**Exercise description:**
Copy every line of the data exactly, leaving nothing out.

[Collected data]

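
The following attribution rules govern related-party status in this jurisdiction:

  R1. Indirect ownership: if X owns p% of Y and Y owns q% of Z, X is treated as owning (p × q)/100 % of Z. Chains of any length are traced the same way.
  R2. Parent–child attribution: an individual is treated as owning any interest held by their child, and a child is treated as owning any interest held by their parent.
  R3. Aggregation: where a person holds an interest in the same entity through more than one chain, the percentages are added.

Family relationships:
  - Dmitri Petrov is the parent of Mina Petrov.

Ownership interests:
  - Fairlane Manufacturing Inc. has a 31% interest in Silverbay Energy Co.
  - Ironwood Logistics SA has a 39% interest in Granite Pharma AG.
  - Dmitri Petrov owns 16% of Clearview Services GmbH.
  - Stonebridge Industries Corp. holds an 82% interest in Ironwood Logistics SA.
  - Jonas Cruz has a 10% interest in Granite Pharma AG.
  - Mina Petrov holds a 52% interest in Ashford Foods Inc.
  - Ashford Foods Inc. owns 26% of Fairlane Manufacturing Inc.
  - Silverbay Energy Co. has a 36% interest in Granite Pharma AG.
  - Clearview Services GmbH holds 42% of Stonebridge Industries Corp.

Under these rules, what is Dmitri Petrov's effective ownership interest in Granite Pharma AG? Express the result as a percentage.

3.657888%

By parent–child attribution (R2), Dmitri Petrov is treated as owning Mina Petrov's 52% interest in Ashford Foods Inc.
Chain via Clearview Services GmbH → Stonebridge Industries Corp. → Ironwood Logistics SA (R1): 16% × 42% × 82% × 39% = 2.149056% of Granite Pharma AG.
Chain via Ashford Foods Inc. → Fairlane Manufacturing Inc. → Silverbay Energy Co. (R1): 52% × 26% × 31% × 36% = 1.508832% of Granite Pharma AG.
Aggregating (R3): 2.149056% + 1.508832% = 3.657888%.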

**Written solution:**
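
The following attribution rules govern related-party status in this jurisdiction:

  R1. Indirect ownership: if X owns p% of Y and Y owns q% of Z, X is treated as owning (p × q)/100 % of Z. Chains of any length are traced the same way.
  R2. Parent–child attribution: an individual is treated as owning any interest held by their child, and a child is treated as owning any interest held by their parent.
  R3. Aggregation: where a person holds an interest in the same entity through more than one chain, the percentages are added.

Family relationships:
  - Dmitri Petrov is the parent of Mina Petrov.

Ownership interests:
  - Fairlane Manufacturing Inc. has a 31% interest in Silverbay Energy Co.
  - Ironwood Logistics SA has a 39% interest in Granite Pharma AG.
  - Dmitri Petrov owns 16% of Clearview Services GmbH.
  - Stonebridge Industries Corp. holds an 82% interest in Ironwood Logistics SA.
  - Jonas Cruz has a 10% interest in Granite Pharma AG.
  - Mina Petrov holds a 52% interest in Ashford Foods Inc.
  - Ashford Foods Inc. owns 26% of Fairlane Manufacturing Inc.
  - Silverbay Energy Co. has a 36% interest in Granite Pharma AG.
  - Clearview Services GmbH holds 42% of Stonebridge Industries Corp.

Under these rules, what is Dmitri Petrov's effective ownership interest in Granite Pharma AG? Express the result as a percentage.

3.657888%

By parent–child attribution (R2), Dmitri Petrov is treated as owning Mina Petrov's 52% interest in Ashford Foods Inc.
Chain via Clearview Services GmbH → Stonebridge Industries Corp. → Ironwood Logistics SA (R1): 16% × 42% × 82% × 39% = 2.149056% of Granite Pharma AG.
Chain via Ashford Foods Inc. → Fairlane Manufacturing Inc. → Silverbay Energy Co. (R1): 52% × 26% × 31% × 36% = 1.508832% of Granite Pharma AG.
Aggregating (R3): 2.149056% + 1.508832% = 3.657888%.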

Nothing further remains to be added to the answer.